Stored data:

···

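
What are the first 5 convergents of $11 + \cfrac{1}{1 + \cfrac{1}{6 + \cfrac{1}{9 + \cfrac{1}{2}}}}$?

11/1, 12/1, 83/7, 759/64, 1601/135

Using the convergent recurrence p_i = a_i*p_{i-1} + p_{i-2}, q_i = a_i*q_{i-1} + q_{i-2} with p_{-2}=0, p_{-1}=1, q_{-2}=1, q_{-1}=0:
  i=0: a_0=11, p_0 = 11*1 + 0 = 11, q_0 = 11*0 + 1 = 1.
  i=1: a_1=1, p_1 = 1*11 + 1 = 12, q_1 = 1*1 + 0 = 1.
  i=2: a_2=6, p_2 = 6*12 + 11 = 83, q_2 = 6*1 + 1 = 7.
  i=3: a_3=9, p_3 = 9*83 + 12 = 759, q_3 = 9*7 + 1 = 64.
  i=4: a_4=2, p_4 = 2*759 + 83 = 1601, q_4 = 2*64 + 7 = 135.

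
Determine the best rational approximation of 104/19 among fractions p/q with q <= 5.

Expand x = 104/19 as a continued fraction with the Euclidean algorithm:
  104 = 5*19 + 9, so a_0 = 5.
  19 = 2*9 + 1, so a_1 = 2.
  9 = 9*1 + 0, so a_2 = 9.
so x = [5; 2, 9].
Convergents (p_i = a_i*p_{i-1} + p_{i-2}, q_i = a_i*q_{i-1} + q_{i-2} with p_{-2}=0, p_{-1}=1, q_{-2}=1, q_{-1}=0), until the denominator exceeds 5:
  i=0: a_0=5, p_0 = 5*1 + 0 = 5, q_0 = 5*0 + 1 = 1.
  i=1: a_1=2, p_1 = 2*5 + 1 = 11, q_1 = 2*1 + 0 = 2.
  i=2: a_2=9, p_2 = 9*11 + 5 = 104, q_2 = 9*2 + 1 = 19.
q_2 = 19 > 5, so the last convergent with denominator <= 5 is p_1/q_1 = 11/2.
The closest fraction with denominator <= 5 is either p_1/q_1 or the intermediate fraction (k*p_1 + p_0)/(k*q_1 + q_0) with the largest k >= 1 whose denominator stays <= 5; these approach x as k grows, and every other convergent or intermediate fraction in range is farther away.
Largest k: floor((5 - q_0)/q_1) = floor((5 - 1)/2) = 2.
That gives (2*11 + 5)/(2*2 + 1) = 27/5.
Compare the errors: |x - 11/2| = |104*2 - 11*19|/(19*2) = 1/38, and |x - 27/5| = |104*5 - 27*19|/(19*5) = 7/95.
Cross-multiplying, 1*95 = 95 < 266 = 7*38, so 1/38 is smaller: the convergent 11/2 is closer to x than 27/5.

11/2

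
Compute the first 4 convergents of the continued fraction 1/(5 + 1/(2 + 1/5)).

Using the convergent recurrence p_i = a_i*p_{i-1} + p_{i-2}, q_i = a_i*q_{i-1} + q_{i-2} with p_{-2}=0, p_{-1}=1, q_{-2}=1, q_{-1}=0:
  i=0: a_0=0, p_0 = 0*1 + 0 = 0, q_0 = 0*0 + 1 = 1.
  i=1: a_1=5, p_1 = 5*0 + 1 = 1, q_1 = 5*1 + 0 = 5.
  i=2: a_2=2, p_2 = 2*1 + 0 = 2, q_2 = 2*5 + 1 = 11.
  i=3: a_3=5, p_3 = 5*2 + 1 = 11, q_3 = 5*11 + 5 = 60.

0/1, 1/5, 2/11, 11/60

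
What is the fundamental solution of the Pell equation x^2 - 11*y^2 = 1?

(x, y) = (10, 3)

First expand sqrt(11) as a continued fraction. With x_i = (sqrt(11) + m_i)/d_i and (m_0, d_0) = (0, 1): a_0 = floor(sqrt(11)) = 3, since 3^2 = 9 <= 11 < 16 = 4^2.
Iterate m_{i+1} = d_i*a_i - m_i, d_{i+1} = (11 - m_{i+1}^2)/d_i, a_{i+1} = floor((a_0 + m_{i+1})/d_{i+1}):
  m_1 = 1*3 - 0 = 3, d_1 = (11 - 3^2)/1 = 2/1 = 2, a_1 = floor((3 + 3)/2) = 3.
  m_2 = 2*3 - 3 = 3, d_2 = (11 - 3^2)/2 = 2/2 = 1, a_2 = floor((3 + 3)/1) = 6.
  m_3 = 1*6 - 3 = 3, d_3 = (11 - 3^2)/1 = 2/1 = 2: (m_3, d_3) = (m_1, d_1) = (3, 2), so from here the quotients repeat a_1, a_2; the period length is 2.
So sqrt(11) = [3; (3, 6)] with period length k = 2.
k is even, so the fundamental solution of x^2 - 11y^2 = 1 is (p_{k-1}, q_{k-1}) = (p_1, q_1); compute convergents through index 1.
Convergents (p_i = a_i*p_{i-1} + p_{i-2}, q_i = a_i*q_{i-1} + q_{i-2} with p_{-2}=0, p_{-1}=1, q_{-2}=1, q_{-1}=0):
  i=0: a_0=3, p_0 = 3*1 + 0 = 3, q_0 = 3*0 + 1 = 1.
  i=1: a_1=3, p_1 = 3*3 + 1 = 10, q_1 = 3*1 + 0 = 3.
Check: 10^2 - 11*3^2 = 100 - 99 = 1, so (x, y) = (10, 3) solves the equation, and by the theorem it is the least positive solution.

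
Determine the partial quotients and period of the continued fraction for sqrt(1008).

Write x_i = (sqrt(1008) + m_i)/d_i with (m_0, d_0) = (0, 1). a_0 = floor(sqrt(1008)) = 31, since 31^2 = 961 <= 1008 < 1024 = 32^2.
Iterate m_{i+1} = d_i*a_i - m_i, d_{i+1} = (1008 - m_{i+1}^2)/d_i, a_{i+1} = floor((a_0 + m_{i+1})/d_{i+1}):
  m_1 = 1*31 - 0 = 31, d_1 = (1008 - 31^2)/1 = 47/1 = 47, a_1 = floor((31 + 31)/47) = 1.
  m_2 = 47*1 - 31 = 16, d_2 = (1008 - 16^2)/47 = 752/47 = 16, a_2 = floor((31 + 16)/16) = 2.
  m_3 = 16*2 - 16 = 16, d_3 = (1008 - 16^2)/16 = 752/16 = 47, a_3 = floor((31 + 16)/47) = 1.
  m_4 = 47*1 - 16 = 31, d_4 = (1008 - 31^2)/47 = 47/47 = 1, a_4 = floor((31 + 31)/1) = 62.
  m_5 = 1*62 - 31 = 31, d_5 = (1008 - 31^2)/1 = 47/1 = 47: (m_5, d_5) = (m_1, d_1) = (31, 47), so from here the quotients repeat a_1, ..., a_4; the period length is 4.
Hence the expansion of sqrt(1008) is a_0 = 31 followed by the repeating block 1, 2, 1, 62 (period 4).

[31; (1, 2, 1, 62)]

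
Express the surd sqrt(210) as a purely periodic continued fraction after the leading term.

[14; (2, 28)]

Write x_i = (sqrt(210) + m_i)/d_i with (m_0, d_0) = (0, 1). a_0 = floor(sqrt(210)) = 14, since 14^2 = 196 <= 210 < 225 = 15^2.
Iterate m_{i+1} = d_i*a_i - m_i, d_{i+1} = (210 - m_{i+1}^2)/d_i, a_{i+1} = floor((a_0 + m_{i+1})/d_{i+1}):
  m_1 = 1*14 - 0 = 14, d_1 = (210 - 14^2)/1 = 14/1 = 14, a_1 = floor((14 + 14)/14) = 2.
  m_2 = 14*2 - 14 = 14, d_2 = (210 - 14^2)/14 = 14/14 = 1, a_2 = floor((14 + 14)/1) = 28.
  m_3 = 1*28 - 14 = 14, d_3 = (210 - 14^2)/1 = 14/1 = 14: (m_3, d_3) = (m_1, d_1) = (14, 14), so from here the quotients repeat a_1, a_2; the period length is 2.
Hence the expansion of sqrt(210) is a_0 = 14 followed by the repeating block 2, 28 (period 2).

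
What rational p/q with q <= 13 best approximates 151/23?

46/7

Expand x = 151/23 as a continued fraction with the Euclidean algorithm:
  151 = 6*23 + 13, so a_0 = 6.
  23 = 1*13 + 10, so a_1 = 1.
  13 = 1*10 + 3, so a_2 = 1.
  10 = 3*3 + 1, so a_3 = 3.
  3 = 3*1 + 0, so a_4 = 3.
so x = [6; 1, 1, 3, 3].
Convergents (p_i = a_i*p_{i-1} + p_{i-2}, q_i = a_i*q_{i-1} + q_{i-2} with p_{-2}=0, p_{-1}=1, q_{-2}=1, q_{-1}=0), until the denominator exceeds 13:
  i=0: a_0=6, p_0 = 6*1 + 0 = 6, q_0 = 6*0 + 1 = 1.
  i=1: a_1=1, p_1 = 1*6 + 1 = 7, q_1 = 1*1 + 0 = 1.
  i=2: a_2=1, p_2 = 1*7 + 6 = 13, q_2 = 1*1 + 1 = 2.
  i=3: a_3=3, p_3 = 3*13 + 7 = 46, q_3 = 3*2 + 1 = 7.
  i=4: a_4=3, p_4 = 3*46 + 13 = 151, q_4 = 3*7 + 2 = 23.
q_4 = 23 > 13, so the last convergent with denominator <= 13 is p_3/q_3 = 46/7.
The closest fraction with denominator <= 13 is either p_3/q_3 or the intermediate fraction (k*p_3 + p_2)/(k*q_3 + q_2) with the largest k >= 1 whose denominator stays <= 13; these approach x as k grows, and every other convergent or intermediate fraction in range is farther away.
Largest k: floor((13 - q_2)/q_3) = floor((13 - 2)/7) = 1.
That gives (1*46 + 13)/(1*7 + 2) = 59/9.
Compare the errors: |x - 46/7| = |151*7 - 46*23|/(23*7) = 1/161, and |x - 59/9| = |151*9 - 59*23|/(23*9) = 2/207.
Cross-multiplying, 1*207 = 207 < 322 = 2*161, so 1/161 is smaller: the convergent 46/7 is closer to x than 59/9.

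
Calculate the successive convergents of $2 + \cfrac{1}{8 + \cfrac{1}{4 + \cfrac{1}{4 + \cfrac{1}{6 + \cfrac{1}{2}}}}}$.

Using the convergent recurrence p_i = a_i*p_{i-1} + p_{i-2}, q_i = a_i*q_{i-1} + q_{i-2} with p_{-2}=0, p_{-1}=1, q_{-2}=1, q_{-1}=0:
  i=0: a_0=2, p_0 = 2*1 + 0 = 2, q_0 = 2*0 + 1 = 1.
  i=1: a_1=8, p_1 = 8*2 + 1 = 17, q_1 = 8*1 + 0 = 8.
  i=2: a_2=4, p_2 = 4*17 + 2 = 70, q_2 = 4*8 + 1 = 33.
  i=3: a_3=4, p_3 = 4*70 + 17 = 297, q_3 = 4*33 + 8 = 140.
  i=4: a_4=6, p_4 = 6*297 + 70 = 1852, q_4 = 6*140 + 33 = 873.
  i=5: a_5=2, p_5 = 2*1852 + 297 = 4001, q_5 = 2*873 + 140 = 1886.

2/1, 17/8, 70/33, 297/140, 1852/873, 4001/1886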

···

* [WHAT YOU ARE ASKED TO DO] At the line containing "Calculate the successive", start copying. Continue exactly through the final line of the entries above and stop there.

* [TASK ANSWER]
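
Calculate the successive convergents of $2 + \cfrac{1}{8 + \cfrac{1}{4 + \cfrac{1}{4 + \cfrac{1}{6 + \cfrac{1}{2}}}}}$.

Using the convergent recurrence p_i = a_i*p_{i-1} + p_{i-2}, q_i = a_i*q_{i-1} + q_{i-2} with p_{-2}=0, p_{-1}=1, q_{-2}=1, q_{-1}=0:
  i=0: a_0=2, p_0 = 2*1 + 0 = 2, q_0 = 2*0 + 1 = 1.
  i=1: a_1=8, p_1 = 8*2 + 1 = 17, q_1 = 8*1 + 0 = 8.
  i=2: a_2=4, p_2 = 4*17 + 2 = 70, q_2 = 4*8 + 1 = 33.
  i=3: a_3=4, p_3 = 4*70 + 17 = 297, q_3 = 4*33 + 8 = 140.
  i=4: a_4=6, p_4 = 6*297 + 70 = 1852, q_4 = 6*140 + 33 = 873.
  i=5: a_5=2, p_5 = 2*1852 + 297 = 4001, q_5 = 2*873 + 140 = 1886.

2/1, 17/8, 70/33, 297/140, 1852/873, 4001/1886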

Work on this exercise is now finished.